EXERCISE OBJECTIVE:
Begin with the line containing "5. rotate_crank_by(-30°)" and copy every line after it to the end of the entries, exactly, leaving out the lines before it.

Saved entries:

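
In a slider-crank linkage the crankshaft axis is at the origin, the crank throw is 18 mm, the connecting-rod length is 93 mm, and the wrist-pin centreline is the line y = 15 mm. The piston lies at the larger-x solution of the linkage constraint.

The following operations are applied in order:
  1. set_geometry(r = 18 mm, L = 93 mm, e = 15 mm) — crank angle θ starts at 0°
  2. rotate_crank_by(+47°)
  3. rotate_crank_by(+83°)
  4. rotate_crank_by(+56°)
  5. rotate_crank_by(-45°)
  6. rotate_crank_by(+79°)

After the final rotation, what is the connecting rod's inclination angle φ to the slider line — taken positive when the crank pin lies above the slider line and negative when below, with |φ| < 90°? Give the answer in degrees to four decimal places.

-16.6007

set_geometry: r = 18 mm, L = 93 mm, e = 15 mm; θ ← 0°
rotate_crank_by(+47°): θ ← 0° +47° = 47°
rotate_crank_by(+83°): θ ← 47° +83° = 130°
rotate_crank_by(+56°): θ ← 130° +56° = 186°
rotate_crank_by(-45°): θ ← 186° -45° = 141°
rotate_crank_by(+79°): θ ← 141° +79° = 220°
crank pin P = (r cos θ, r sin θ) = (-13.788800, -11.570177)
h = r sin θ − e = -11.570177 − 15 = -26.570177
sin φ = h / L = -26.570177 / 93 = -0.28570083
φ = arcsin(-0.28570083) = -16.600745°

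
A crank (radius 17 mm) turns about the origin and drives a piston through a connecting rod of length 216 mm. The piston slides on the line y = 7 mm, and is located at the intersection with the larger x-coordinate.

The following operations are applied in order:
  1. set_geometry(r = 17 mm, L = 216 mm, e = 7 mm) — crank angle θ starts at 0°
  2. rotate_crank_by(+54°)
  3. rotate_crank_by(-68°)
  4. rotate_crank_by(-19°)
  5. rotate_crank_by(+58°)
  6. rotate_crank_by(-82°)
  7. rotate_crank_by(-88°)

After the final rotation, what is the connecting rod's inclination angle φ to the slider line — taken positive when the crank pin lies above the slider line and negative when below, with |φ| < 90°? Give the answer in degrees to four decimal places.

set_geometry: r = 17 mm, L = 216 mm, e = 7 mm; θ ← 0°
rotate_crank_by(+54°): θ ← 0° +54° = 54°
rotate_crank_by(-68°): θ ← 54° -68° = -14°
rotate_crank_by(-19°): θ ← -14° -19° = -33°
rotate_crank_by(+58°): θ ← -33° +58° = 25°
rotate_crank_by(-82°): θ ← 25° -82° = -57°
rotate_crank_by(-88°): θ ← -57° -88° = -145°
crank pin P = (r cos θ, r sin θ) = (-13.925585, -9.750799)
h = r sin θ − e = -9.750799 − 7 = -16.750799
sin φ = h / L = -16.750799 / 216 = -0.07755000
φ = arcsin(-0.07755000) = -4.447753°

-4.4478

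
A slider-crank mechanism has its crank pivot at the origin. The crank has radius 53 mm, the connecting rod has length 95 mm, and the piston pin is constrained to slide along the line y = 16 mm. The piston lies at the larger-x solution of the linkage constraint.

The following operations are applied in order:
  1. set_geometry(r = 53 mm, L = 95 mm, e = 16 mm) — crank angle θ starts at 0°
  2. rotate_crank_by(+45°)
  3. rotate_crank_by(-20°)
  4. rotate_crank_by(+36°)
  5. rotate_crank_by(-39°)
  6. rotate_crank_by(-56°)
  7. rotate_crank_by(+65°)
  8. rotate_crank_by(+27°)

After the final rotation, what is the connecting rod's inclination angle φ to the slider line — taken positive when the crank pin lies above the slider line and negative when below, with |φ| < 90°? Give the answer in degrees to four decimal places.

set_geometry: r = 53 mm, L = 95 mm, e = 16 mm; θ ← 0°
rotate_crank_by(+45°): θ ← 0° +45° = 45°
rotate_crank_by(-20°): θ ← 45° -20° = 25°
rotate_crank_by(+36°): θ ← 25° +36° = 61°
rotate_crank_by(-39°): θ ← 61° -39° = 22°
rotate_crank_by(-56°): θ ← 22° -56° = -34°
rotate_crank_by(+65°): θ ← -34° +65° = 31°
rotate_crank_by(+27°): θ ← 31° +27° = 58°
crank pin P = (r cos θ, r sin θ) = (28.085721, 44.946549)
h = r sin θ − e = 44.946549 − 16 = 28.946549
sin φ = h / L = 28.946549 / 95 = 0.30470052
φ = arcsin(0.30470052) = 17.740147°

17.7401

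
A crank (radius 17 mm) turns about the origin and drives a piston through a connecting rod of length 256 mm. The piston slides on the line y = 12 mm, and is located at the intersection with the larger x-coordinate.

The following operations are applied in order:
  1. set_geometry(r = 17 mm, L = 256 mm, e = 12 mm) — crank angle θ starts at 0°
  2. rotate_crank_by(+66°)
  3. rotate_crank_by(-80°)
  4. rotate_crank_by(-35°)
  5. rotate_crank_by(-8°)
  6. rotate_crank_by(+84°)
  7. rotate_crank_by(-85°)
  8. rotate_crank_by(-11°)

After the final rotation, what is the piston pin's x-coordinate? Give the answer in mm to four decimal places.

260.5706

set_geometry: r = 17 mm, L = 256 mm, e = 12 mm; θ ← 0°
rotate_crank_by(+66°): θ ← 0° +66° = 66°
rotate_crank_by(-80°): θ ← 66° -80° = -14°
rotate_crank_by(-35°): θ ← -14° -35° = -49°
rotate_crank_by(-8°): θ ← -49° -8° = -57°
rotate_crank_by(+84°): θ ← -57° +84° = 27°
rotate_crank_by(-85°): θ ← 27° -85° = -58°
rotate_crank_by(-11°): θ ← -58° -11° = -69°
crank pin P = (r cos θ, r sin θ) = (6.092255, -15.870867)
h = r sin θ − e = -15.870867 − 12 = -27.870867
x = r cos θ + √(L² − h²) = 6.092255 + √(65536.0 − 776.7852) = 6.092255 + 254.478319 = 260.570574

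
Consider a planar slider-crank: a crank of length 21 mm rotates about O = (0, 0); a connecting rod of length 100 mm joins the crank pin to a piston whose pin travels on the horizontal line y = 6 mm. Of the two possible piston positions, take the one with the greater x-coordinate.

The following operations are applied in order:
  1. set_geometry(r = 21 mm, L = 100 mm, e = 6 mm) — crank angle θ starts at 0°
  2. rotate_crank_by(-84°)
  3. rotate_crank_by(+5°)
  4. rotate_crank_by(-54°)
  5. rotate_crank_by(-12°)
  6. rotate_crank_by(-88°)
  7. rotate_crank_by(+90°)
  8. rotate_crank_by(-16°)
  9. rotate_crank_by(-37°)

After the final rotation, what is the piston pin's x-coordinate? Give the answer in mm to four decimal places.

set_geometry: r = 21 mm, L = 100 mm, e = 6 mm; θ ← 0°
rotate_crank_by(-84°): θ ← 0° -84° = -84°
rotate_crank_by(+5°): θ ← -84° +5° = -79°
rotate_crank_by(-54°): θ ← -79° -54° = -133°
rotate_crank_by(-12°): θ ← -133° -12° = -145°
rotate_crank_by(-88°): θ ← -145° -88° = -233°
rotate_crank_by(+90°): θ ← -233° +90° = -143°
rotate_crank_by(-16°): θ ← -143° -16° = -159°
rotate_crank_by(-37°): θ ← -159° -37° = -196°
crank pin P = (r cos θ, r sin θ) = (-20.186496, 5.788384)
h = r sin θ − e = 5.788384 − 6 = -0.211616
x = r cos θ + √(L² − h²) = -20.186496 + √(10000.0 − 0.0448) = -20.186496 + 99.999776 = 79.813280

79.8133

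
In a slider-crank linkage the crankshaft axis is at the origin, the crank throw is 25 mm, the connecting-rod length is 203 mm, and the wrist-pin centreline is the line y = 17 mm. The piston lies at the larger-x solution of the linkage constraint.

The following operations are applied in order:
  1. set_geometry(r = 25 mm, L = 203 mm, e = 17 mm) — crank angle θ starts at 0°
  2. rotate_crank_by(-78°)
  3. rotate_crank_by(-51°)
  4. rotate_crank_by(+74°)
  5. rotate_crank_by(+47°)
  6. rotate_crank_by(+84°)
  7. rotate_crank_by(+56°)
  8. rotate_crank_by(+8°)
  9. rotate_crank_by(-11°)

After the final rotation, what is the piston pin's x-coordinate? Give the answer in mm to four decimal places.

187.2525

set_geometry: r = 25 mm, L = 203 mm, e = 17 mm; θ ← 0°
rotate_crank_by(-78°): θ ← 0° -78° = -78°
rotate_crank_by(-51°): θ ← -78° -51° = -129°
rotate_crank_by(+74°): θ ← -129° +74° = -55°
rotate_crank_by(+47°): θ ← -55° +47° = -8°
rotate_crank_by(+84°): θ ← -8° +84° = 76°
rotate_crank_by(+56°): θ ← 76° +56° = 132°
rotate_crank_by(+8°): θ ← 132° +8° = 140°
rotate_crank_by(-11°): θ ← 140° -11° = 129°
crank pin P = (r cos θ, r sin θ) = (-15.733010, 19.428649)
h = r sin θ − e = 19.428649 − 17 = 2.428649
x = r cos θ + √(L² − h²) = -15.733010 + √(41209.0 − 5.8983) = -15.733010 + 202.985472 = 187.252462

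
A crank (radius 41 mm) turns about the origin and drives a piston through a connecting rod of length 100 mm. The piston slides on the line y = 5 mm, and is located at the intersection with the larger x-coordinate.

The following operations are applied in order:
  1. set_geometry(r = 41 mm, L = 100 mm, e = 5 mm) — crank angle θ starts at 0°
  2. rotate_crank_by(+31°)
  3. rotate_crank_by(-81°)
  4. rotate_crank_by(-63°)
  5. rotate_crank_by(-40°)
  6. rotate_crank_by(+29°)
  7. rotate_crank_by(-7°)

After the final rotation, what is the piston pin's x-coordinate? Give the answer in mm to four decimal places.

set_geometry: r = 41 mm, L = 100 mm, e = 5 mm; θ ← 0°
rotate_crank_by(+31°): θ ← 0° +31° = 31°
rotate_crank_by(-81°): θ ← 31° -81° = -50°
rotate_crank_by(-63°): θ ← -50° -63° = -113°
rotate_crank_by(-40°): θ ← -113° -40° = -153°
rotate_crank_by(+29°): θ ← -153° +29° = -124°
rotate_crank_by(-7°): θ ← -124° -7° = -131°
crank pin P = (r cos θ, r sin θ) = (-26.898420, -30.943093)
h = r sin θ − e = -30.943093 − 5 = -35.943093
x = r cos θ + √(L² − h²) = -26.898420 + √(10000.0 − 1291.9059) = -26.898420 + 93.317169 = 66.418749

66.4187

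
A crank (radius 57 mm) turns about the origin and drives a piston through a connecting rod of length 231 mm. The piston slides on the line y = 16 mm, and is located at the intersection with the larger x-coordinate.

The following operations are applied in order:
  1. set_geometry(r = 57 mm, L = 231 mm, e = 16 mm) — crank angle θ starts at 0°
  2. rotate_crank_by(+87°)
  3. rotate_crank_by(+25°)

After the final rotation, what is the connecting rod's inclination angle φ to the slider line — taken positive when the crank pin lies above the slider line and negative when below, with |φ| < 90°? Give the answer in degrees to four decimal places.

set_geometry: r = 57 mm, L = 231 mm, e = 16 mm; θ ← 0°
rotate_crank_by(+87°): θ ← 0° +87° = 87°
rotate_crank_by(+25°): θ ← 87° +25° = 112°
crank pin P = (r cos θ, r sin θ) = (-21.352576, 52.849480)
h = r sin θ − e = 52.849480 − 16 = 36.849480
sin φ = h / L = 36.849480 / 231 = 0.15952156
φ = arcsin(0.15952156) = 9.179127°

9.1791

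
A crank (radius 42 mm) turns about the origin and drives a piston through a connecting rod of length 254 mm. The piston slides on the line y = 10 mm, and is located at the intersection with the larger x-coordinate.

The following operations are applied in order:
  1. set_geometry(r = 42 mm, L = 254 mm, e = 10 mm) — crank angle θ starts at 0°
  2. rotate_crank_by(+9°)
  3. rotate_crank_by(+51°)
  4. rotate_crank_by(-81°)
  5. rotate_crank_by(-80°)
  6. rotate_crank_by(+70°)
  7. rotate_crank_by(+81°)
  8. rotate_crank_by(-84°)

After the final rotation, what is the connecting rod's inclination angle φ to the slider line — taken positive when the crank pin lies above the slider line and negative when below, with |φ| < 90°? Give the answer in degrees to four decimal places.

set_geometry: r = 42 mm, L = 254 mm, e = 10 mm; θ ← 0°
rotate_crank_by(+9°): θ ← 0° +9° = 9°
rotate_crank_by(+51°): θ ← 9° +51° = 60°
rotate_crank_by(-81°): θ ← 60° -81° = -21°
rotate_crank_by(-80°): θ ← -21° -80° = -101°
rotate_crank_by(+70°): θ ← -101° +70° = -31°
rotate_crank_by(+81°): θ ← -31° +81° = 50°
rotate_crank_by(-84°): θ ← 50° -84° = -34°
crank pin P = (r cos θ, r sin θ) = (34.819578, -23.486102)
h = r sin θ − e = -23.486102 − 10 = -33.486102
sin φ = h / L = -33.486102 / 254 = -0.13183505
φ = arcsin(-0.13183505) = -7.575646°

-7.5756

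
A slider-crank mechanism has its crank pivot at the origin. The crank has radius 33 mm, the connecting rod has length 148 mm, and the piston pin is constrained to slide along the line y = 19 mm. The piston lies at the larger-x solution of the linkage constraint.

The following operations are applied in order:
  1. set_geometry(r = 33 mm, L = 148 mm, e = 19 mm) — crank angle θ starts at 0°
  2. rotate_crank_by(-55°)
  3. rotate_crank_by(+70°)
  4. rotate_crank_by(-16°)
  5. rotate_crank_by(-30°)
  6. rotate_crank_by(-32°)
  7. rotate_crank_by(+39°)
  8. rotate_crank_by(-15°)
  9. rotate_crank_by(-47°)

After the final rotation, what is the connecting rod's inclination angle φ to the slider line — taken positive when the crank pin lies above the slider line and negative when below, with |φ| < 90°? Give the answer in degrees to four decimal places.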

REPLY TO THE EXERCISE:
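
  5. rotate_crank_by(-30°)
  6. rotate_crank_by(-32°)
  7. rotate_crank_by(+39°)
  8. rotate_crank_by(-15°)
  9. rotate_crank_by(-47°)

After the final rotation, what is the connecting rod's inclination angle φ to the slider line — taken positive when the crank pin lies above the slider line and negative when below, with |φ| < 90°? Give the answer in degrees to four decimal places.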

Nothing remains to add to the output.